====== Extracted entries

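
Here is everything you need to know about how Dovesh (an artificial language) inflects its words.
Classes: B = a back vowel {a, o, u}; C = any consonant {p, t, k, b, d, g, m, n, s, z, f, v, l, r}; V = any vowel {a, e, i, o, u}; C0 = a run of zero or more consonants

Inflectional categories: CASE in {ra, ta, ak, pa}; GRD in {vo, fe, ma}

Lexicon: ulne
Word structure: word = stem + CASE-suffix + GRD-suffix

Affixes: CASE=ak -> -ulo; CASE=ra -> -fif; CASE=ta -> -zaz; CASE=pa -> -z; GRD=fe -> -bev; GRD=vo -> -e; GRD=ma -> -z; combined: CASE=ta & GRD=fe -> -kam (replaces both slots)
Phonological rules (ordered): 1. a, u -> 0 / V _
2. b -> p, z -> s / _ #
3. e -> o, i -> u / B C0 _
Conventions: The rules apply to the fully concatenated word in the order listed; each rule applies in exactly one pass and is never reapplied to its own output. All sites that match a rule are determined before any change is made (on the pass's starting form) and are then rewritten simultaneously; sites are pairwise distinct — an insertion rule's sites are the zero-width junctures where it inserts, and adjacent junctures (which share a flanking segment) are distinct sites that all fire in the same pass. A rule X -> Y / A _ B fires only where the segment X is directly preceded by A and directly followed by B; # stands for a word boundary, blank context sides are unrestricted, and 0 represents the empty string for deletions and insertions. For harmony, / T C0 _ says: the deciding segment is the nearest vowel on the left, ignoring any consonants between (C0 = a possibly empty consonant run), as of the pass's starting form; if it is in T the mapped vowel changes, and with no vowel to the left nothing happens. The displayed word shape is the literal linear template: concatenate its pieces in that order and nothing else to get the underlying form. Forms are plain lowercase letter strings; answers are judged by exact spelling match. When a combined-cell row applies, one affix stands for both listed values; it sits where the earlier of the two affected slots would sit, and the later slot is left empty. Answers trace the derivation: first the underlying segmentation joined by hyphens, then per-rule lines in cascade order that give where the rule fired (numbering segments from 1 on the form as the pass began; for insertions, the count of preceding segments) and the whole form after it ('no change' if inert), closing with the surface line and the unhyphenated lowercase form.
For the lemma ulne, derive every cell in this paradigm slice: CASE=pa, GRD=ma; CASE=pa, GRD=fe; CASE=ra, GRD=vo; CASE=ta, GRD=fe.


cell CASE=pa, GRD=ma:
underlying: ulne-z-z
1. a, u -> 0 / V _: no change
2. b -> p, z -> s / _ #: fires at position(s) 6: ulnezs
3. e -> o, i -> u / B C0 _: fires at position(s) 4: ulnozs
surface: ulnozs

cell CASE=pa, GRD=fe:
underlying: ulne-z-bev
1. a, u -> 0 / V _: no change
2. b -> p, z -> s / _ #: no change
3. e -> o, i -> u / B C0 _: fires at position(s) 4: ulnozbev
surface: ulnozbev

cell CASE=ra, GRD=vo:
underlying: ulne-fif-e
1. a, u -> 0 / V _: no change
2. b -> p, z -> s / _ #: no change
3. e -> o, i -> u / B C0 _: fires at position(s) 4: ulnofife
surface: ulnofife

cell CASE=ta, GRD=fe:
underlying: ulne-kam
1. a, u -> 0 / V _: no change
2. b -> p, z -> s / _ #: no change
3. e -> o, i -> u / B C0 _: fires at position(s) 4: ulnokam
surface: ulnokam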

============
====== Extracted entries

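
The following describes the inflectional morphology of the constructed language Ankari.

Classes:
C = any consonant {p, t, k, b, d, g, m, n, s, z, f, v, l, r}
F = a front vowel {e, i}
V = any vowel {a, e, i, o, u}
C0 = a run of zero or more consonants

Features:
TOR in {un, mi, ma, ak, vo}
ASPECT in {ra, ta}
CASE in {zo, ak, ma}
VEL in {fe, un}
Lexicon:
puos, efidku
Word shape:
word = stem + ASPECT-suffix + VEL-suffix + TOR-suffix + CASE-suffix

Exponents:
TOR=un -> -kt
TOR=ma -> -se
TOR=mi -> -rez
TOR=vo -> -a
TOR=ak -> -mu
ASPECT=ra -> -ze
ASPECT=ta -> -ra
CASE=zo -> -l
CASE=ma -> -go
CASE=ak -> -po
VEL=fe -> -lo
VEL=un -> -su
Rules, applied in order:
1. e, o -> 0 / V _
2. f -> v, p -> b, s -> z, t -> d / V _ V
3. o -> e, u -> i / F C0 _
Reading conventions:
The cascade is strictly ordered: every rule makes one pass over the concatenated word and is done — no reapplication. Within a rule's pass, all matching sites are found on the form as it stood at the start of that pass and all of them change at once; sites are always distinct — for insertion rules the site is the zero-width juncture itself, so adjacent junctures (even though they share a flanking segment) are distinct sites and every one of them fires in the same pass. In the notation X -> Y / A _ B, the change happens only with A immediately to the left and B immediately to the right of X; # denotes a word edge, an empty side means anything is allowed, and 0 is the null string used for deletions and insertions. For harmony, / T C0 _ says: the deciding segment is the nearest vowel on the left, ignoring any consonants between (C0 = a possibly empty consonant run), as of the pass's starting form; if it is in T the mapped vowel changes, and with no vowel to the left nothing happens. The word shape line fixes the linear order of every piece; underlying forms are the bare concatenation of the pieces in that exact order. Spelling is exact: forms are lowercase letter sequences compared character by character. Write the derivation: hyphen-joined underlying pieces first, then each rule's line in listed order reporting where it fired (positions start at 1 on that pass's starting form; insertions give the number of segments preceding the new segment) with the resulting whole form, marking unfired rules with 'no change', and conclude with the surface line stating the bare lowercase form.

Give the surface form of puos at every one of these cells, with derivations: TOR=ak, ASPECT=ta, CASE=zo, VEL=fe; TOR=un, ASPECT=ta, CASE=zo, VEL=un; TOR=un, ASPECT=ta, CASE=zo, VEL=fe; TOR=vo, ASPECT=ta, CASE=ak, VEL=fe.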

============

__Required action__: The answer must consist of every line from the entries above that contains "more".

__Reply to the task__:
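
Classes: B = a back vowel {a, o, u}; C = any consonant {p, t, k, b, d, g, m, n, s, z, f, v, l, r}; V = any vowel {a, e, i, o, u}; C0 = a run of zero or more consonants
C0 = a run of zero or more consonants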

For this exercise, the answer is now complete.